Stored data:
_ _ _

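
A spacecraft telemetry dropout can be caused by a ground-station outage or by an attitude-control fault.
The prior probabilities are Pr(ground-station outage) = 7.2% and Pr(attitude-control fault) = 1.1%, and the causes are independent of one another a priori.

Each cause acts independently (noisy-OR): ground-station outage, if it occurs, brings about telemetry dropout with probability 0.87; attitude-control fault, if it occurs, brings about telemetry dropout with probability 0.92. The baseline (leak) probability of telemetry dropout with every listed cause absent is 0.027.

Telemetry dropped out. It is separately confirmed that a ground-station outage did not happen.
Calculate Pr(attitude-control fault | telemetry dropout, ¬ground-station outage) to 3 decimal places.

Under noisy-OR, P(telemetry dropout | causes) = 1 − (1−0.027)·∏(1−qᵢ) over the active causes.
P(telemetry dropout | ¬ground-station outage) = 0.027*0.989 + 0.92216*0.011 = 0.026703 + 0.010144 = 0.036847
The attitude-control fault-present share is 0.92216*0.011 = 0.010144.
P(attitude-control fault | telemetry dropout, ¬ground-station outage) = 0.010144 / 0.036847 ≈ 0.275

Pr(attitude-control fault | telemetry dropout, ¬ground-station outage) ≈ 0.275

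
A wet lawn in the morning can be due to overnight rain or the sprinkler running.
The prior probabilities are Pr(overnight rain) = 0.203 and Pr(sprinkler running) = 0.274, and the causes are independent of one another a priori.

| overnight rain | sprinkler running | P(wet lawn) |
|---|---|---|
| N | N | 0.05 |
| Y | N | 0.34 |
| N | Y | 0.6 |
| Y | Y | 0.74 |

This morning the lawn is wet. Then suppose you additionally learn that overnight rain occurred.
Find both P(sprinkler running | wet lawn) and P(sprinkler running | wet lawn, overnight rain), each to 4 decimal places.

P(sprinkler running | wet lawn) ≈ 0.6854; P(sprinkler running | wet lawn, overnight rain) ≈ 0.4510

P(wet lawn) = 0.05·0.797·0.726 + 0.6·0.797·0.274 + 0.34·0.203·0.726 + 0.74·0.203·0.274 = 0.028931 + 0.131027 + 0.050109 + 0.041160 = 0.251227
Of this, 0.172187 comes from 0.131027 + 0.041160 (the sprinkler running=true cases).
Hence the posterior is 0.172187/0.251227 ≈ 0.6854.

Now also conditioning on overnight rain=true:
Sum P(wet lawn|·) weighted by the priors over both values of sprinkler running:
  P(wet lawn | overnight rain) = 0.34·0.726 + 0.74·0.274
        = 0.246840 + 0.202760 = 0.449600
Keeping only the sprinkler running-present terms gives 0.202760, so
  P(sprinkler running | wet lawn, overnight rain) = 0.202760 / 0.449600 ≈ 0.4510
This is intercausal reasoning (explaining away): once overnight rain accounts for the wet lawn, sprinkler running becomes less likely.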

_ _ _

(Exercise) Looking at the entries above, count the lines that hold the string "priori" and reply with the count alone.

(Response) 2